DESCRIPTION OF THE TASK →
Show all the lines in the data below that include the word "next".

Top of GIVEN INFORMATION

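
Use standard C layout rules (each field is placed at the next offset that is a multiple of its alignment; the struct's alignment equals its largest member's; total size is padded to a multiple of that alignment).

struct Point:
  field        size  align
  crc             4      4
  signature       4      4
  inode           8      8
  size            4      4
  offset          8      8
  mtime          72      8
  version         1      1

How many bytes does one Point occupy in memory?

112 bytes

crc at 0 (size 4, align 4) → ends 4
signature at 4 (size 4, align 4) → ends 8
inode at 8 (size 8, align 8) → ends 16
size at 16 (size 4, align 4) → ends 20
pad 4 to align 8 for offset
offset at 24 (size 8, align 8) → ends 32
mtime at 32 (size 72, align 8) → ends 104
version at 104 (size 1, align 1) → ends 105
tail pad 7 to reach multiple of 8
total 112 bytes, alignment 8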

Bottom of GIVEN INFORMATION
Top of GIVEN INFORMATION

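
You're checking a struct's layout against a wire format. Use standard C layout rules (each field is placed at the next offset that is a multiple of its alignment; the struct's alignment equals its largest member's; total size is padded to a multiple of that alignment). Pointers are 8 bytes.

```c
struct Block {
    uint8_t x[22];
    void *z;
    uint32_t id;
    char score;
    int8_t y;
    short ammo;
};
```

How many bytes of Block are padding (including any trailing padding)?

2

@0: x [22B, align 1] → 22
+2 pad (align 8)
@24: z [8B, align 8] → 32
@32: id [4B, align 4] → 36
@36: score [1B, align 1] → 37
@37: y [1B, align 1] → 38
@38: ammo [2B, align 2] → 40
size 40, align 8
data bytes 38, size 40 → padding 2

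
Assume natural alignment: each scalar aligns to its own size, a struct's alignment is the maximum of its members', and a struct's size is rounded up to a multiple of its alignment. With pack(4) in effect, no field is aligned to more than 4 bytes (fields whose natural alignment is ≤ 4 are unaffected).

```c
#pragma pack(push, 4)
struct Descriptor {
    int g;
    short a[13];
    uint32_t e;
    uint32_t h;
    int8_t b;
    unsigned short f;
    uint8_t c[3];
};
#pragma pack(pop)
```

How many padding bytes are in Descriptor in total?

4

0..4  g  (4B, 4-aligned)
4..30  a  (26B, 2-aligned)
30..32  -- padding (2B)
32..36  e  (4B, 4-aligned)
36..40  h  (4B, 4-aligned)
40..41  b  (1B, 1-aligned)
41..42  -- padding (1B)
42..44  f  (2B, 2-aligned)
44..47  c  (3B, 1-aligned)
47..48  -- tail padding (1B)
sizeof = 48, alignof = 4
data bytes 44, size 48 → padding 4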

Bottom of GIVEN INFORMATION

ANSWER TO THIS TASK →
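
Use standard C layout rules (each field is placed at the next offset that is a multiple of its alignment; the struct's alignment equals its largest member's; total size is padded to a multiple of that alignment).
You're checking a struct's layout against a wire format. Use standard C layout rules (each field is placed at the next offset that is a multiple of its alignment; the struct's alignment equals its largest member's; total size is padded to a multiple of that alignment). Pointers are 8 bytes.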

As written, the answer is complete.